* [Brief] In this exercise, the entries below are to be transcribed exactly, line by line.

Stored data
^^^^^^^^
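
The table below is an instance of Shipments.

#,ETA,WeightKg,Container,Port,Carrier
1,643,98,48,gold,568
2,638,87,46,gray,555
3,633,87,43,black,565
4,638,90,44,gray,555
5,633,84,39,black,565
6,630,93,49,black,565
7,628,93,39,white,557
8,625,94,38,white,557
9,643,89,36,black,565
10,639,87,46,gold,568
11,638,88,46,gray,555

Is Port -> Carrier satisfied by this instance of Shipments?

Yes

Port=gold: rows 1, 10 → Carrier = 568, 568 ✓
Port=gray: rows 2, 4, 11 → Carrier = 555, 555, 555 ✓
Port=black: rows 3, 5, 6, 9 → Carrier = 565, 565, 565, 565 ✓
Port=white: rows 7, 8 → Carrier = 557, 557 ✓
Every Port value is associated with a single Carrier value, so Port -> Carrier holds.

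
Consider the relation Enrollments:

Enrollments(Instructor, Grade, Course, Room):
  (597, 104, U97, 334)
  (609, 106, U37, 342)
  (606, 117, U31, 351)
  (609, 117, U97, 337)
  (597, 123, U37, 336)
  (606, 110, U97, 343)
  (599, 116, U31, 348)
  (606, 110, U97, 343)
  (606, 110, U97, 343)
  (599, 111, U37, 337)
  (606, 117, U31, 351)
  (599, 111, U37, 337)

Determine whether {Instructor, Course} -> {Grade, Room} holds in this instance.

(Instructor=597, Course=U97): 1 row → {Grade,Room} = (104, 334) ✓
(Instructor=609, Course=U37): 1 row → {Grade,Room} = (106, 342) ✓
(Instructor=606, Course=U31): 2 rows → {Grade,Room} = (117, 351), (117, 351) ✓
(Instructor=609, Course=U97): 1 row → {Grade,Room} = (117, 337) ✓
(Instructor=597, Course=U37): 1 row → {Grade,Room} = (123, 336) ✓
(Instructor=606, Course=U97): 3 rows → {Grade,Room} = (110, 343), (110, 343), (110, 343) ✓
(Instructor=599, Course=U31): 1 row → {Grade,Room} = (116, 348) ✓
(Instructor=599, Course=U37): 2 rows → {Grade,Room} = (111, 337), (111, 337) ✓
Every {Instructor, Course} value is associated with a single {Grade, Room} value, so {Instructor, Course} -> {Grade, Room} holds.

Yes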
^^^^^^^^
* [Your response]
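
The table below is an instance of Shipments.

#,ETA,WeightKg,Container,Port,Carrier
1,643,98,48,gold,568
2,638,87,46,gray,555
3,633,87,43,black,565
4,638,90,44,gray,555
5,633,84,39,black,565
6,630,93,49,black,565
7,628,93,39,white,557
8,625,94,38,white,557
9,643,89,36,black,565
10,639,87,46,gold,568
11,638,88,46,gray,555

Is Port -> Carrier satisfied by this instance of Shipments?

Yes

Port=gold: rows 1, 10 → Carrier = 568, 568 ✓
Port=gray: rows 2, 4, 11 → Carrier = 555, 555, 555 ✓
Port=black: rows 3, 5, 6, 9 → Carrier = 565, 565, 565, 565 ✓
Port=white: rows 7, 8 → Carrier = 557, 557 ✓
Every Port value is associated with a single Carrier value, so Port -> Carrier holds.

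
Consider the relation Enrollments:

Enrollments(Instructor, Grade, Course, Room):
  (597, 104, U97, 334)
  (609, 106, U37, 342)
  (606, 117, U31, 351)
  (609, 117, U97, 337)
  (597, 123, U37, 336)
  (606, 110, U97, 343)
  (599, 116, U31, 348)
  (606, 110, U97, 343)
  (606, 110, U97, 343)
  (599, 111, U37, 337)
  (606, 117, U31, 351)
  (599, 111, U37, 337)

Determine whether {Instructor, Course} -> {Grade, Room} holds in this instance.

(Instructor=597, Course=U97): 1 row → {Grade,Room} = (104, 334) ✓
(Instructor=609, Course=U37): 1 row → {Grade,Room} = (106, 342) ✓
(Instructor=606, Course=U31): 2 rows → {Grade,Room} = (117, 351), (117, 351) ✓
(Instructor=609, Course=U97): 1 row → {Grade,Room} = (117, 337) ✓
(Instructor=597, Course=U37): 1 row → {Grade,Room} = (123, 336) ✓
(Instructor=606, Course=U97): 3 rows → {Grade,Room} = (110, 343), (110, 343), (110, 343) ✓
(Instructor=599, Course=U31): 1 row → {Grade,Room} = (116, 348) ✓
(Instructor=599, Course=U37): 2 rows → {Grade,Room} = (111, 337), (111, 337) ✓
Every {Instructor, Course} value is associated with a single {Grade, Room} value, so {Instructor, Course} -> {Grade, Room} holds.

Yes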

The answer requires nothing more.